▶ _Work request_
Find "Let o(J) = J**2, M(s, q)" in the data below; transcribe the line it appears on and each line after it, exactly, to the end, and nothing else.

Collected data
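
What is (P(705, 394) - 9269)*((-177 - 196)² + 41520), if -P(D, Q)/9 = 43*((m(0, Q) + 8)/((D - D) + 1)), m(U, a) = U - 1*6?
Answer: -1814257907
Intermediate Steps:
m(U, a) = -6 + U (m(U, a) = U - 6 = -6 + U)
P(D, Q) = -774 (P(D, Q) = -387*((-6 + 0) + 8)/((D - D) + 1) = -387*(-6 + 8)/(0 + 1) = -387*2/1 = -387*2*1 = -387*2 = -9*86 = -774)
(P(705, 394) - 9269)*((-177 - 196)² + 41520) = (-774 - 9269)*((-177 - 196)² + 41520) = -10043*((-373)² + 41520) = -10043*(139129 + 41520) = -10043*180649 = -1814257907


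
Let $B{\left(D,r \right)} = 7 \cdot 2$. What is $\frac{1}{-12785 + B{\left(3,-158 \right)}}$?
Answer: $- \frac{1}{12771} \approx -7.8302 \cdot 10^{-5}$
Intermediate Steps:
$B{\left(D,r \right)} = 14$
$\frac{1}{-12785 + B{\left(3,-158 \right)}} = \frac{1}{-12785 + 14} = \frac{1}{-12771} = - \frac{1}{12771}$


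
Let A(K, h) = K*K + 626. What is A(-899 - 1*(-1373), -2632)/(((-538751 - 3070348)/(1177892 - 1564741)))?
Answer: 87157853398/3609099 ≈ 24149.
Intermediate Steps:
A(K, h) = 626 + K² (A(K, h) = K² + 626 = 626 + K²)
A(-899 - 1*(-1373), -2632)/(((-538751 - 3070348)/(1177892 - 1564741))) = (626 + (-899 - 1*(-1373))²)/(((-538751 - 3070348)/(1177892 - 1564741))) = (626 + (-899 + 1373)²)/((-3609099/(-386849))) = (626 + 474²)/((-3609099*(-1/386849))) = (626 + 224676)/(3609099/386849) = 225302*(386849/3609099) = 87157853398/3609099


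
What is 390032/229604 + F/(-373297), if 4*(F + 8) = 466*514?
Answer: 32962673803/21427621097 ≈ 1.5383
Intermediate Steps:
F = 59873 (F = -8 + (466*514)/4 = -8 + (¼)*239524 = -8 + 59881 = 59873)
390032/229604 + F/(-373297) = 390032/229604 + 59873/(-373297) = 390032*(1/229604) + 59873*(-1/373297) = 97508/57401 - 59873/373297 = 32962673803/21427621097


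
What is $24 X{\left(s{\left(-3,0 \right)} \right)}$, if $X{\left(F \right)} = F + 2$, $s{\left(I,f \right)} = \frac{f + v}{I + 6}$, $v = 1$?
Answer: $56$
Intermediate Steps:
$s{\left(I,f \right)} = \frac{1 + f}{6 + I}$ ($s{\left(I,f \right)} = \frac{f + 1}{I + 6} = \frac{1 + f}{6 + I}$)
$X{\left(F \right)} = 2 + F$
$24 X{\left(s{\left(-3,0 \right)} \right)} = 24 \left(2 + \frac{1 + 0}{6 - 3}\right) = 24 \left(2 + \frac{1}{3} \cdot 1\right) = 24 \left(2 + \frac{1}{3}\right) = 24 \cdot \frac{7}{3} = 56$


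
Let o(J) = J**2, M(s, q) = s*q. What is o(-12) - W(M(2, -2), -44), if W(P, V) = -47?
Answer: 191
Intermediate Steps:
M(s, q) = q*s
o(-12) - W(M(2, -2), -44) = (-12)**2 - 1*(-47) = 144 + 47 = 191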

▶ _Solution_
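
Let o(J) = J**2, M(s, q) = s*q. What is o(-12) - W(M(2, -2), -44), if W(P, V) = -47?
Answer: 191
Intermediate Steps:
M(s, q) = q*s
o(-12) - W(M(2, -2), -44) = (-12)**2 - 1*(-47) = 144 + 47 = 191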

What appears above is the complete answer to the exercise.